What needs to be done: Find the word "auditioned" in the data. Return every line where it appears.

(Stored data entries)
+ + + +
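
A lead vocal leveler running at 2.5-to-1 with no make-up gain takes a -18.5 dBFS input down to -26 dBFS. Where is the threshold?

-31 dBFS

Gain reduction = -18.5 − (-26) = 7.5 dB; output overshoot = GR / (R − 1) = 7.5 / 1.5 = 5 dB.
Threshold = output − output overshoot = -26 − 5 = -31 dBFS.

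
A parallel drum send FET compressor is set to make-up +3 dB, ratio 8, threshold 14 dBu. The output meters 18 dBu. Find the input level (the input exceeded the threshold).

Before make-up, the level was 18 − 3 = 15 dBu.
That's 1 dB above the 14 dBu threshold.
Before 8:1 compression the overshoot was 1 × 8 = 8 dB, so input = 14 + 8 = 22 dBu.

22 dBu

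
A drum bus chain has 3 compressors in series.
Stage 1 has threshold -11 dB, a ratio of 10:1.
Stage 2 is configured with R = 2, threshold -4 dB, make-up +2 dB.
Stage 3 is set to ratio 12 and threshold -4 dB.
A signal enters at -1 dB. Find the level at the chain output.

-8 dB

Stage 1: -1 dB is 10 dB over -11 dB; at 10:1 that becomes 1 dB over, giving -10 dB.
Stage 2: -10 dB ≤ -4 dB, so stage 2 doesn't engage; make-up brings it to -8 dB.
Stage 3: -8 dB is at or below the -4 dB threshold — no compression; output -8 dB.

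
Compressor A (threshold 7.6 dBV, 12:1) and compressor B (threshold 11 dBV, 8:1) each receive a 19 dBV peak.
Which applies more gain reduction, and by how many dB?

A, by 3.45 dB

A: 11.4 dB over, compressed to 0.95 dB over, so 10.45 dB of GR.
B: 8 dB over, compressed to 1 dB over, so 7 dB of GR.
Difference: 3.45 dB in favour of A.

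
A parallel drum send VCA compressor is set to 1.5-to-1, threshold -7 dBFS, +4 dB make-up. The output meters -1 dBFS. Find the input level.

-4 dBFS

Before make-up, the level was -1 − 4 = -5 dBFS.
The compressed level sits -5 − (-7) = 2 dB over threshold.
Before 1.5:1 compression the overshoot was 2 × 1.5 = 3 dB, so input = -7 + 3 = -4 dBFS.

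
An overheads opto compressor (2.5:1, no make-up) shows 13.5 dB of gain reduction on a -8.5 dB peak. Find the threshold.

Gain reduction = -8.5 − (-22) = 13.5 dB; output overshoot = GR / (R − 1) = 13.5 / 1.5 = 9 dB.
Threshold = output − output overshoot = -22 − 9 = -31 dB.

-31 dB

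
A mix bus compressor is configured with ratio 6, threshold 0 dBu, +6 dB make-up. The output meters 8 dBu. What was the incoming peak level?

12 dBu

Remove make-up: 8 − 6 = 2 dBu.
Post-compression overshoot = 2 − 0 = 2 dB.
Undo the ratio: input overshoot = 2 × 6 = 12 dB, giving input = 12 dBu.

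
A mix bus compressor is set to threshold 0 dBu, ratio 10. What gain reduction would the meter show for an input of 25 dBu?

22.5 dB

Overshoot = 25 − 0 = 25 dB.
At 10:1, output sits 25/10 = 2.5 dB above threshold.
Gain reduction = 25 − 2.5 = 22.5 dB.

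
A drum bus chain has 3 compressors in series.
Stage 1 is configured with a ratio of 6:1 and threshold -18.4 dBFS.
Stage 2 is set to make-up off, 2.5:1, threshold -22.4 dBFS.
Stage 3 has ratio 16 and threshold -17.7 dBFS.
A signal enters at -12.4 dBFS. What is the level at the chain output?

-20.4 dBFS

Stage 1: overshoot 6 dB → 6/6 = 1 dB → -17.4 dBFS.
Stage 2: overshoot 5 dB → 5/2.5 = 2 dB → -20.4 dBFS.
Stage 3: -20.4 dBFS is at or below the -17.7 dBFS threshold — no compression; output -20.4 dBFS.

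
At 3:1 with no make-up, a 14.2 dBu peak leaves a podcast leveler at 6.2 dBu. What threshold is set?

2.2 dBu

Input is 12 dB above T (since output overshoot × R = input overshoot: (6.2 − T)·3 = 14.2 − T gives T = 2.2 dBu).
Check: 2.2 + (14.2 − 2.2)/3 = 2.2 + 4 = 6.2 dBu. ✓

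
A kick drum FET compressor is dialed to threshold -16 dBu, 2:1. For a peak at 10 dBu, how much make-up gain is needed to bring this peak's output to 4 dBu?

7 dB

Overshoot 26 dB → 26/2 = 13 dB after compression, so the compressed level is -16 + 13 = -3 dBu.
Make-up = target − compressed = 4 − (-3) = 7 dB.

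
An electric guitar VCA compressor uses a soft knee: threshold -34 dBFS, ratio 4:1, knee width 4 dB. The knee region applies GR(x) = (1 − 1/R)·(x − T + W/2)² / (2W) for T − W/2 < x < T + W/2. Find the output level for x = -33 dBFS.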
+ + + +
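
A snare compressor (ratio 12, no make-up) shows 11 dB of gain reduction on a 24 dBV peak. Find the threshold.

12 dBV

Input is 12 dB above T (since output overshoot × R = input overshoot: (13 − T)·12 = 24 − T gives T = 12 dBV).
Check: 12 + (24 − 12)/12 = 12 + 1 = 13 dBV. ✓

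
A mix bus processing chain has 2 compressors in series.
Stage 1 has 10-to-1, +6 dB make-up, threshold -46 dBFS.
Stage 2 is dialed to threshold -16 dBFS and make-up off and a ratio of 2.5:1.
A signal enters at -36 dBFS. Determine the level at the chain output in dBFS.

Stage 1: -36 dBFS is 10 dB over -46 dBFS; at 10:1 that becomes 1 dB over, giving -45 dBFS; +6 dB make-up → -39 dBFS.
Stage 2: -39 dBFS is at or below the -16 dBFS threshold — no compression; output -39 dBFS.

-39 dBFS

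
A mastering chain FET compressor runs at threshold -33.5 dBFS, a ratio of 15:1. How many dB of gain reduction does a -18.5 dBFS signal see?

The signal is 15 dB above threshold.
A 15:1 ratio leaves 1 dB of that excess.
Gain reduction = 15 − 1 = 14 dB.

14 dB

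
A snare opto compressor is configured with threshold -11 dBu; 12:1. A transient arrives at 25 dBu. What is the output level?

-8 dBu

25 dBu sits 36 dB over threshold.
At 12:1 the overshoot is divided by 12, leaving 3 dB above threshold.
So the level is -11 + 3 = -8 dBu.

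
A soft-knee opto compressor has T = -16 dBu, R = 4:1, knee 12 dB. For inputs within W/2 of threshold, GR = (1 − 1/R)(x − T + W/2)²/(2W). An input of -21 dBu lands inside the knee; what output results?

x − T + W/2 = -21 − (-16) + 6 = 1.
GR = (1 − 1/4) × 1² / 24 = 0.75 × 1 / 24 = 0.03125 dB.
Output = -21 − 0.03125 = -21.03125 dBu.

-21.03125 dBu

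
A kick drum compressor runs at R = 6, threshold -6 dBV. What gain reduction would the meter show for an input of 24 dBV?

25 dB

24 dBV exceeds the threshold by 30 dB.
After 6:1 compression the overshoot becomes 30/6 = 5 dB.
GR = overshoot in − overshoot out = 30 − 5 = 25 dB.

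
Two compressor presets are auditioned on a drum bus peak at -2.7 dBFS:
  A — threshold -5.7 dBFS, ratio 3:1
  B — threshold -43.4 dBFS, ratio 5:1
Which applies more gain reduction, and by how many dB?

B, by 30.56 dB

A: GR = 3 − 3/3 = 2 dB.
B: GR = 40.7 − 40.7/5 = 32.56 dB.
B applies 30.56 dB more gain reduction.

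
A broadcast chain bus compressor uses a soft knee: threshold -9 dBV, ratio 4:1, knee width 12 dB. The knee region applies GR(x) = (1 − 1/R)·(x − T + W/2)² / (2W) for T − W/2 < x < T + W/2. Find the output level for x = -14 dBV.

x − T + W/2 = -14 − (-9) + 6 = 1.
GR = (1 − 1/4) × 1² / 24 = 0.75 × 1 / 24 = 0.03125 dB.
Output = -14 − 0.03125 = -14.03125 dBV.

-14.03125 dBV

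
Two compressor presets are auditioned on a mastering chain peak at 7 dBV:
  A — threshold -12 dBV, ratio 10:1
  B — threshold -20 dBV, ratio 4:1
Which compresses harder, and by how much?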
+ + + +
Output of the exercise:
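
Two compressor presets are auditioned on a drum bus peak at -2.7 dBFS:
Two compressor presets are auditioned on a mastering chain peak at 7 dBV: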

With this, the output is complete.